• [RECORDS FOR PROCESSING]
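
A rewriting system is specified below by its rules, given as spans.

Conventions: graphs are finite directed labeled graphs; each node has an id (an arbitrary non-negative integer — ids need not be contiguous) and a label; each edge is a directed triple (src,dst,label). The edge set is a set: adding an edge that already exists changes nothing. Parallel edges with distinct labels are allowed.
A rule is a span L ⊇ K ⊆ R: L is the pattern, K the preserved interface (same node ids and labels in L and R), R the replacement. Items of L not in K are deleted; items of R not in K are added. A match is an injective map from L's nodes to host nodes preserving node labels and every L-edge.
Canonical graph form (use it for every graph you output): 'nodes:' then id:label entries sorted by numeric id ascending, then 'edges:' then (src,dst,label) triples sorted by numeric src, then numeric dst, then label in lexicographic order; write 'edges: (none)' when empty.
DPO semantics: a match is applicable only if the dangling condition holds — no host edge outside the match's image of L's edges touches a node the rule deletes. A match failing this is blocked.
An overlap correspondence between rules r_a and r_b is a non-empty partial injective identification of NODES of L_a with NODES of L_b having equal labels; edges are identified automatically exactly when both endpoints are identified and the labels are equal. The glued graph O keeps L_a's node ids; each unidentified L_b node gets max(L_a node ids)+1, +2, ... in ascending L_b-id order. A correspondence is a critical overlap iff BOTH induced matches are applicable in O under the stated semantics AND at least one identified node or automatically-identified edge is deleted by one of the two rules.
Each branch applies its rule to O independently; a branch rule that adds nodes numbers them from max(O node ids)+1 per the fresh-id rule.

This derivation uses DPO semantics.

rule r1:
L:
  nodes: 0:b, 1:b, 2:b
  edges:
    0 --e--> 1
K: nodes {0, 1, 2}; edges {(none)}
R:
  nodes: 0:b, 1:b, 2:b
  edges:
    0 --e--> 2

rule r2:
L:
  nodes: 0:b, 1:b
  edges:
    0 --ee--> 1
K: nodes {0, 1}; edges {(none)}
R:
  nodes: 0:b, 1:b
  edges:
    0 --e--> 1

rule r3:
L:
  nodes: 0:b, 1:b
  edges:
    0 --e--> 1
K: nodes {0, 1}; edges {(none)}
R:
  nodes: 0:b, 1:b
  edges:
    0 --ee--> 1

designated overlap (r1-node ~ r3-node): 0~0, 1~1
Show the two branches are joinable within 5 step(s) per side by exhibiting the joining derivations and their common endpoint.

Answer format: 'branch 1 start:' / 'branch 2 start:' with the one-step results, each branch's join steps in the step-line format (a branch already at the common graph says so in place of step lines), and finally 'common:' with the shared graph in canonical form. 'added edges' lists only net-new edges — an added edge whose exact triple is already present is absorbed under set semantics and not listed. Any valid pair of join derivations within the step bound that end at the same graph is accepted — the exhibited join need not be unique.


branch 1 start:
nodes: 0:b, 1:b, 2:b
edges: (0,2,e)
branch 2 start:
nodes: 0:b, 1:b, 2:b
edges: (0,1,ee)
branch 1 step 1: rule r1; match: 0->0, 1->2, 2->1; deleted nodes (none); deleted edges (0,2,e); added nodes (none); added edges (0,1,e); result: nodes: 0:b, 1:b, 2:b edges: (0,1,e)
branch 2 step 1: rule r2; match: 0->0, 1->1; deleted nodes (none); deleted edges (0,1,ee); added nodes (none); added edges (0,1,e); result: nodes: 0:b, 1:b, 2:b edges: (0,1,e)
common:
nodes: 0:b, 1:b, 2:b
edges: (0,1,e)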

• [YOUR OBJECTIVE] Word for word, extract all the records.

• [WRITTEN SOLUTION]
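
A rewriting system is specified below by its rules, given as spans.

Conventions: graphs are finite directed labeled graphs; each node has an id (an arbitrary non-negative integer — ids need not be contiguous) and a label; each edge is a directed triple (src,dst,label). The edge set is a set: adding an edge that already exists changes nothing. Parallel edges with distinct labels are allowed.
A rule is a span L ⊇ K ⊆ R: L is the pattern, K the preserved interface (same node ids and labels in L and R), R the replacement. Items of L not in K are deleted; items of R not in K are added. A match is an injective map from L's nodes to host nodes preserving node labels and every L-edge.
Canonical graph form (use it for every graph you output): 'nodes:' then id:label entries sorted by numeric id ascending, then 'edges:' then (src,dst,label) triples sorted by numeric src, then numeric dst, then label in lexicographic order; write 'edges: (none)' when empty.
DPO semantics: a match is applicable only if the dangling condition holds — no host edge outside the match's image of L's edges touches a node the rule deletes. A match failing this is blocked.
An overlap correspondence between rules r_a and r_b is a non-empty partial injective identification of NODES of L_a with NODES of L_b having equal labels; edges are identified automatically exactly when both endpoints are identified and the labels are equal. The glued graph O keeps L_a's node ids; each unidentified L_b node gets max(L_a node ids)+1, +2, ... in ascending L_b-id order. A correspondence is a critical overlap iff BOTH induced matches are applicable in O under the stated semantics AND at least one identified node or automatically-identified edge is deleted by one of the two rules.
Each branch applies its rule to O independently; a branch rule that adds nodes numbers them from max(O node ids)+1 per the fresh-id rule.

This derivation uses DPO semantics.

rule r1:
L:
  nodes: 0:b, 1:b, 2:b
  edges:
    0 --e--> 1
K: nodes {0, 1, 2}; edges {(none)}
R:
  nodes: 0:b, 1:b, 2:b
  edges:
    0 --e--> 2

rule r2:
L:
  nodes: 0:b, 1:b
  edges:
    0 --ee--> 1
K: nodes {0, 1}; edges {(none)}
R:
  nodes: 0:b, 1:b
  edges:
    0 --e--> 1

rule r3:
L:
  nodes: 0:b, 1:b
  edges:
    0 --e--> 1
K: nodes {0, 1}; edges {(none)}
R:
  nodes: 0:b, 1:b
  edges:
    0 --ee--> 1

designated overlap (r1-node ~ r3-node): 0~0, 1~1
Show the two branches are joinable within 5 step(s) per side by exhibiting the joining derivations and their common endpoint.

Answer format: 'branch 1 start:' / 'branch 2 start:' with the one-step results, each branch's join steps in the step-line format (a branch already at the common graph says so in place of step lines), and finally 'common:' with the shared graph in canonical form. 'added edges' lists only net-new edges — an added edge whose exact triple is already present is absorbed under set semantics and not listed. Any valid pair of join derivations within the step bound that end at the same graph is accepted — the exhibited join need not be unique.


branch 1 start:
nodes: 0:b, 1:b, 2:b
edges: (0,2,e)
branch 2 start:
nodes: 0:b, 1:b, 2:b
edges: (0,1,ee)
branch 1 step 1: rule r1; match: 0->0, 1->2, 2->1; deleted nodes (none); deleted edges (0,2,e); added nodes (none); added edges (0,1,e); result: nodes: 0:b, 1:b, 2:b edges: (0,1,e)
branch 2 step 1: rule r2; match: 0->0, 1->1; deleted nodes (none); deleted edges (0,1,ee); added nodes (none); added edges (0,1,e); result: nodes: 0:b, 1:b, 2:b edges: (0,1,e)
common:
nodes: 0:b, 1:b, 2:b
edges: (0,1,e)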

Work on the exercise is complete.